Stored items
____________________
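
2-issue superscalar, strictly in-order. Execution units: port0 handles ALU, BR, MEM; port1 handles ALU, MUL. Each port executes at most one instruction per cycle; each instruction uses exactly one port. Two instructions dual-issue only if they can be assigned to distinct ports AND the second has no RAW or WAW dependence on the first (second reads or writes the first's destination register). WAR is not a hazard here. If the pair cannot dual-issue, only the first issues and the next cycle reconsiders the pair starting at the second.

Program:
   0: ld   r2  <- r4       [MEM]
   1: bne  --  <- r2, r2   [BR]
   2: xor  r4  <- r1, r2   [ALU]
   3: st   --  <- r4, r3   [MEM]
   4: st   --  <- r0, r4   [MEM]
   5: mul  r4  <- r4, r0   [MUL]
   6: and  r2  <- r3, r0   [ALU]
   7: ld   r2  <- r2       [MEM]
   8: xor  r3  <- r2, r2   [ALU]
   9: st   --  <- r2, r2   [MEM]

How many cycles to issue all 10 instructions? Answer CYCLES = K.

c0: i0 ld.MEM  no-port MEM/BR
c1: i1+i2 bne.BR;xor.ALU  pair
c2: i3 st.MEM  no-port MEM/MEM
c3: i4+i5 st.MEM;mul.MUL  pair
c4: i6 and.ALU  RAW+WAW r2
c5: i7 ld.MEM  RAW r2
c6: i8+i9 xor.ALU;st.MEM  pair

CYCLES = 7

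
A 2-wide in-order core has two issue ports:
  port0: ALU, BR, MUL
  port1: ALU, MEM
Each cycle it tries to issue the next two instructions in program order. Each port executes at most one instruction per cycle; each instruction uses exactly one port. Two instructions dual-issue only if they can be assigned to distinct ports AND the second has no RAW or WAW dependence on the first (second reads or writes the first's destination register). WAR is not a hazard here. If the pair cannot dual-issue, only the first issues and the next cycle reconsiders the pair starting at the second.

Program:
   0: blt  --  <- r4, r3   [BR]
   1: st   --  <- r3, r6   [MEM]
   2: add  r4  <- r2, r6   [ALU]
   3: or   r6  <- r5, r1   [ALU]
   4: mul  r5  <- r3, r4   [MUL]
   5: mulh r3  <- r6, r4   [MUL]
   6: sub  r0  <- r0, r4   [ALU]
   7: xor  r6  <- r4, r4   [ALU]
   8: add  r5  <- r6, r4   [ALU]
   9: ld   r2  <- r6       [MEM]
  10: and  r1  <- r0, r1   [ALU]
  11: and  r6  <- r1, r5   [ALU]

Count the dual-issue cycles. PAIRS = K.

PAIRS = 4

#0 head=0: blt;st i0/i1 2-wide
#1 head=2: add;or i2/i3 2-wide
#2 head=4: mul i4 no-port MUL/MUL
#3 head=5: mulh;sub i5/i6 2-wide
#4 head=7: xor i7 RAW r6
#5 head=8: add;ld i8/i9 2-wide
#6 head=10: and i10 RAW r1
#7 head=11: and i11 tail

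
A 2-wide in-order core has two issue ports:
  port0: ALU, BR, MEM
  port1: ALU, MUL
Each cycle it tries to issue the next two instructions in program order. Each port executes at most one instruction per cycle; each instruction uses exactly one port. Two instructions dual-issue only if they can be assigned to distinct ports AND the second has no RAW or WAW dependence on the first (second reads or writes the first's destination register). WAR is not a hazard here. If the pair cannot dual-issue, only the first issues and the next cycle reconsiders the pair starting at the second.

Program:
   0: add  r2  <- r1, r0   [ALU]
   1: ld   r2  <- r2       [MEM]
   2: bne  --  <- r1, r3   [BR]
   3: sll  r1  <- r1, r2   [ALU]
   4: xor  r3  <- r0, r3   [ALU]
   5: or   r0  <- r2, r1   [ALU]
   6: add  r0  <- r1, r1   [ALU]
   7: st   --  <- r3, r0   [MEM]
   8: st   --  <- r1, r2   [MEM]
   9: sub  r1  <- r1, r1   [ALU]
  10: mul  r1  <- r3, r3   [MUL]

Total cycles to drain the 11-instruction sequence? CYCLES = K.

0. add @i0  | RAW+WAW r2
1. ld @i1  | no-port MEM/BR
2. bne;sll @i2+i3  | pair
3. xor;or @i4+i5  | pair
4. add @i6  | RAW r0
5. st @i7  | no-port MEM/MEM
6. st;sub @i8+i9  | pair
7. mul @i10  | tail

CYCLES = 8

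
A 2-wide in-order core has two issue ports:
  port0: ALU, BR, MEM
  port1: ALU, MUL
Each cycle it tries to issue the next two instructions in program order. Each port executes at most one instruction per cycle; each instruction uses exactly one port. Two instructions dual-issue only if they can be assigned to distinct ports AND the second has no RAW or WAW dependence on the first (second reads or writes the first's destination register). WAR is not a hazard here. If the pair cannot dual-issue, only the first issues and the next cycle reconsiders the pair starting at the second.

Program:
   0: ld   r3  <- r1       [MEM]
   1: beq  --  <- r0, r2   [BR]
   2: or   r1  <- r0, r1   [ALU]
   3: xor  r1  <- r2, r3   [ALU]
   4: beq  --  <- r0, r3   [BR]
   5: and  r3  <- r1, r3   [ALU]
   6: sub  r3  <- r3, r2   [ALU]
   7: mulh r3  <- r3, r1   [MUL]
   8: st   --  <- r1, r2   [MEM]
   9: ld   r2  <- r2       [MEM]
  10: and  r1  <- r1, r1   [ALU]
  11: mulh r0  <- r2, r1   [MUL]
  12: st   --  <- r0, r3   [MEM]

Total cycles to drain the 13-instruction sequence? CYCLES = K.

c0: i0 ld.MEM  no-port MEM/BR
c1: i1,i2 beq.BR;or.ALU  dual
c2: i3,i4 xor.ALU;beq.BR  dual
c3: i5 and.ALU  RAW+WAW r3
c4: i6 sub.ALU  RAW+WAW r3
c5: i7,i8 mulh.MUL;st.MEM  dual
c6: i9,i10 ld.MEM;and.ALU  dual
c7: i11 mulh.MUL  RAW r0
c8: i12 st.MEM  tail

CYCLES = 9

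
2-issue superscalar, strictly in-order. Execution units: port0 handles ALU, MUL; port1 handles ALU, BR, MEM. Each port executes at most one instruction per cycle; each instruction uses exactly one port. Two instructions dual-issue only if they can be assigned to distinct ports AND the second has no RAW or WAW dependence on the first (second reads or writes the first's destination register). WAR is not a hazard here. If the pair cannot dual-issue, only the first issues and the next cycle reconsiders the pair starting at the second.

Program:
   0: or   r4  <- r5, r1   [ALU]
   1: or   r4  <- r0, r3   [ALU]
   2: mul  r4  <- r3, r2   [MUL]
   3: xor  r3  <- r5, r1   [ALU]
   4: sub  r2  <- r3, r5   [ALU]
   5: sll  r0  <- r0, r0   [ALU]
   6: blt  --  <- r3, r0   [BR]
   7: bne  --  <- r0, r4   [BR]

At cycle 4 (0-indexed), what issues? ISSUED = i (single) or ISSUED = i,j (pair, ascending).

ISSUED = 6

[0] i0  or  -- WAW r4
[1] i1  or  -- WAW r4
[2] i2/i3  mul xor  -- pair
[3] i4/i5  sub sll  -- pair
[4] i6  blt  -- no-port BR/BR
[5] i7  bne  -- tail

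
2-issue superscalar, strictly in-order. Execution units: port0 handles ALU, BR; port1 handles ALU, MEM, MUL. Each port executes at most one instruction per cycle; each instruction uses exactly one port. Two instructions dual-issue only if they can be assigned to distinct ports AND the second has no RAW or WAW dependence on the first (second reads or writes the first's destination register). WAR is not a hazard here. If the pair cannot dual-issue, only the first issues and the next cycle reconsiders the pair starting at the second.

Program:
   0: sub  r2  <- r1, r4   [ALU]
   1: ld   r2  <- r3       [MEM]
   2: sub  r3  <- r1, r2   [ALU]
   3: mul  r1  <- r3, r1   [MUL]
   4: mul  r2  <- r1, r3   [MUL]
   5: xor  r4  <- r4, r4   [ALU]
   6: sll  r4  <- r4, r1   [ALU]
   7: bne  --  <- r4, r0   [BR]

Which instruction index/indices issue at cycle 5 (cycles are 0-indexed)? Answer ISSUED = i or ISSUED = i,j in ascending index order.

ISSUED = 6

  cy0 -> i0 (sub.ALU) WAW r2
  cy1 -> i1 (ld.MEM) RAW r2
  cy2 -> i2 (sub.ALU) RAW r3
  cy3 -> i3 (mul.MUL) no-port MUL/MUL
  cy4 -> i4&i5 (mul.MUL;xor.ALU) 2-wide
  cy5 -> i6 (sll.ALU) RAW r4
  cy6 -> i7 (bne.BR) tail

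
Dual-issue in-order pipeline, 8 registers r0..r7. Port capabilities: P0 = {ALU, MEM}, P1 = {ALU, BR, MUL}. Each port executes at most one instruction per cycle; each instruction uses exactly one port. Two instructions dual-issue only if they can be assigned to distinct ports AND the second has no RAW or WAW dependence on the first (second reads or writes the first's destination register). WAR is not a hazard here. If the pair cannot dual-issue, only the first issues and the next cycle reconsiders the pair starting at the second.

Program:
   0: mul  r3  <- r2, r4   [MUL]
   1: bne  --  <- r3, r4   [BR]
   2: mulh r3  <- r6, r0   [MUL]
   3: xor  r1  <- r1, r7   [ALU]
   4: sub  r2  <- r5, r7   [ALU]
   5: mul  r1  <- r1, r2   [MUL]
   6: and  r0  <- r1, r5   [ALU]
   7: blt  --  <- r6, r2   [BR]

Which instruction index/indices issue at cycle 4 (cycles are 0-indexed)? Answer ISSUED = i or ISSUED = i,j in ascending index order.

ISSUED = 5

0. mul @i0  | no-port MUL/BR
1. bne @i1  | no-port BR/MUL
2. mulh/xor @i2/i3  | pair
3. sub @i4  | RAW r2
4. mul @i5  | RAW r1
5. and/blt @i6/i7  | pair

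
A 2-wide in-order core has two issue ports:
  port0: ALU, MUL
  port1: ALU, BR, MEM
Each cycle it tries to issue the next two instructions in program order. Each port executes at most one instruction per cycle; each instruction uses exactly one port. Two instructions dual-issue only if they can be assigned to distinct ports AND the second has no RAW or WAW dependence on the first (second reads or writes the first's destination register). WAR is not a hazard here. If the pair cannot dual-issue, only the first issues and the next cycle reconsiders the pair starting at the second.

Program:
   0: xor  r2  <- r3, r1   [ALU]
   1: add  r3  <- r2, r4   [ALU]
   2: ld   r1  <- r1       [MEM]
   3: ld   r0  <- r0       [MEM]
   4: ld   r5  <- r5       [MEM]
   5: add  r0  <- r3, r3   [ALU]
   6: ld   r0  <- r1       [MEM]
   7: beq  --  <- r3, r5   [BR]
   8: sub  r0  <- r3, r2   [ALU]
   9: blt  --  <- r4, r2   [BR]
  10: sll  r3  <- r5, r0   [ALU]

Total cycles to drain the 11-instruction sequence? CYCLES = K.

#0 head=0: xor.ALU i0 RAW r2
#1 head=1: add.ALU;ld.MEM i1&i2 dual
#2 head=3: ld.MEM i3 no-port MEM/MEM
#3 head=4: ld.MEM;add.ALU i4&i5 dual
#4 head=6: ld.MEM i6 no-port MEM/BR
#5 head=7: beq.BR;sub.ALU i7&i8 dual
#6 head=9: blt.BR;sll.ALU i9&i10 dual

CYCLES = 7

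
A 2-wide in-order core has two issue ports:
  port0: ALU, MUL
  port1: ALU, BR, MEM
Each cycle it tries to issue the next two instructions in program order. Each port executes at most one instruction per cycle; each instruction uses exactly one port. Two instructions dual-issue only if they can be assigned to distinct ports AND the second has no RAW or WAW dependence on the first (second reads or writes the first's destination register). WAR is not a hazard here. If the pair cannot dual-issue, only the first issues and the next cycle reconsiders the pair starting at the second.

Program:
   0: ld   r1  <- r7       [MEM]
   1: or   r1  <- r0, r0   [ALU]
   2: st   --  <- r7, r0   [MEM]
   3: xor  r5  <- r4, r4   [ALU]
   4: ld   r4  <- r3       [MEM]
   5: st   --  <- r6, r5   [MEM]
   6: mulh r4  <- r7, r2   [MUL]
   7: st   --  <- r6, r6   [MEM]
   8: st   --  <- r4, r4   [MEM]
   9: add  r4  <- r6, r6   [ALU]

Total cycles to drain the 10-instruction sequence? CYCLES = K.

CYCLES = 6

t=0 i0:ld ; WAW r1
t=1 i1&i2:or/st ; dual
t=2 i3&i4:xor/ld ; dual
t=3 i5&i6:st/mulh ; dual
t=4 i7:st ; no-port MEM/MEM
t=5 i8&i9:st/add ; dual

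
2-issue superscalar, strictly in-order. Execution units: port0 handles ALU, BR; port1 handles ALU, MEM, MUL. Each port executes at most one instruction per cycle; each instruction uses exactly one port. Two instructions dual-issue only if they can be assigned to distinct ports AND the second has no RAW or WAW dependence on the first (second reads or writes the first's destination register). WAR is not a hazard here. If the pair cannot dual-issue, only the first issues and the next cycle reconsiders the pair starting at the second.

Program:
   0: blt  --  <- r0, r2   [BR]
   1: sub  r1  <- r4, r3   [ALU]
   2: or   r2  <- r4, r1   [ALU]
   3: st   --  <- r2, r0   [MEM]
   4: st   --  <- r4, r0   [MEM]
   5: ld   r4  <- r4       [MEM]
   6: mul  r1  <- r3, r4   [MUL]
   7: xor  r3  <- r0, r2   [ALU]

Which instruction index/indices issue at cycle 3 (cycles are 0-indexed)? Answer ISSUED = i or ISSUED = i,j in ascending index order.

c0: i0&i1 blt+sub  pair
c1: i2 or  RAW r2
c2: i3 st  no-port MEM/MEM
c3: i4 st  no-port MEM/MEM
c4: i5 ld  no-port MEM/MUL
c5: i6&i7 mul+xor  pair

ISSUED = 4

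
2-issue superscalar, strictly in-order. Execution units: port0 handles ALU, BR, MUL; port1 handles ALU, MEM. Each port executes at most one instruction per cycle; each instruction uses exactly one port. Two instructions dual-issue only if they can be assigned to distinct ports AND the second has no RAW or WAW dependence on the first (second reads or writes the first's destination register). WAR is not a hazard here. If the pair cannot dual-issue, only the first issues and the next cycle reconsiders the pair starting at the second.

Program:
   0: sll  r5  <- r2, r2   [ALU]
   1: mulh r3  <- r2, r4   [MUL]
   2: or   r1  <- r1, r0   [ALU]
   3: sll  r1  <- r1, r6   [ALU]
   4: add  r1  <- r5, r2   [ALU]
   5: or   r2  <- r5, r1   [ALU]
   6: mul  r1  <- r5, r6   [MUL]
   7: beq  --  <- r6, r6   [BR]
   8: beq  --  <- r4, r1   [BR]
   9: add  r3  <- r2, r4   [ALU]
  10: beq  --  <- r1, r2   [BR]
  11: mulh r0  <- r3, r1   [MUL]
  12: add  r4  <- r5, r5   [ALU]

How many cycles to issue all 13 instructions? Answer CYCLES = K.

c0: i0+i1 sll;mulh  2-wide
c1: i2 or  RAW+WAW r1
c2: i3 sll  WAW r1
c3: i4 add  RAW r1
c4: i5+i6 or;mul  2-wide
c5: i7 beq  no-port BR/BR
c6: i8+i9 beq;add  2-wide
c7: i10 beq  no-port BR/MUL
c8: i11+i12 mulh;add  2-wide

CYCLES = 9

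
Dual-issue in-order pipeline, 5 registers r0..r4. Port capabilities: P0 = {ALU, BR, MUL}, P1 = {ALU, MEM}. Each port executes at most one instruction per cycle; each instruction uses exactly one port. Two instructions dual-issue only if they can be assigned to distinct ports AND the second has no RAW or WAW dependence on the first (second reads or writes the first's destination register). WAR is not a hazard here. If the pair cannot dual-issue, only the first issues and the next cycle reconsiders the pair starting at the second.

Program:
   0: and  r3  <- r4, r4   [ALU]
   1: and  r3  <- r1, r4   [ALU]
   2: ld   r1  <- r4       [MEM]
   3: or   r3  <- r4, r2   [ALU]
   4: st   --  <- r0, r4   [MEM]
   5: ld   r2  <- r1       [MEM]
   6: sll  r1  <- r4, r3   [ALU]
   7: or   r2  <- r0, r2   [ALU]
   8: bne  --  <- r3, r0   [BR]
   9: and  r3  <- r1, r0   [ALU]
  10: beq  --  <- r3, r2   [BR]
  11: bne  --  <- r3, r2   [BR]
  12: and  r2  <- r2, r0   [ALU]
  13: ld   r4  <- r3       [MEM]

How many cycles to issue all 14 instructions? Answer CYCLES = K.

0. and.ALU @i0  | WAW r3
1. and.ALU ld.MEM @i1,i2  | dual
2. or.ALU st.MEM @i3,i4  | dual
3. ld.MEM sll.ALU @i5,i6  | dual
4. or.ALU bne.BR @i7,i8  | dual
5. and.ALU @i9  | RAW r3
6. beq.BR @i10  | no-port BR/BR
7. bne.BR and.ALU @i11,i12  | dual
8. ld.MEM @i13  | tail

CYCLES = 9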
____________________
### Instructions to follow
Reproduce the records above line by line, without any change, up to and including the line that holds "port1: ALU, MEM".

### Reply
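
2-issue superscalar, strictly in-order. Execution units: port0 handles ALU, BR, MEM; port1 handles ALU, MUL. Each port executes at most one instruction per cycle; each instruction uses exactly one port. Two instructions dual-issue only if they can be assigned to distinct ports AND the second has no RAW or WAW dependence on the first (second reads or writes the first's destination register). WAR is not a hazard here. If the pair cannot dual-issue, only the first issues and the next cycle reconsiders the pair starting at the second.

Program:
   0: ld   r2  <- r4       [MEM]
   1: bne  --  <- r2, r2   [BR]
   2: xor  r4  <- r1, r2   [ALU]
   3: st   --  <- r4, r3   [MEM]
   4: st   --  <- r0, r4   [MEM]
   5: mul  r4  <- r4, r0   [MUL]
   6: and  r2  <- r3, r0   [ALU]
   7: ld   r2  <- r2       [MEM]
   8: xor  r3  <- r2, r2   [ALU]
   9: st   --  <- r2, r2   [MEM]

How many cycles to issue all 10 instructions? Answer CYCLES = K.

c0: i0 ld.MEM  no-port MEM/BR
c1: i1+i2 bne.BR;xor.ALU  pair
c2: i3 st.MEM  no-port MEM/MEM
c3: i4+i5 st.MEM;mul.MUL  pair
c4: i6 and.ALU  RAW+WAW r2
c5: i7 ld.MEM  RAW r2
c6: i8+i9 xor.ALU;st.MEM  pair

CYCLES = 7

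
A 2-wide in-order core has two issue ports:
  port0: ALU, BR, MUL
  port1: ALU, MEM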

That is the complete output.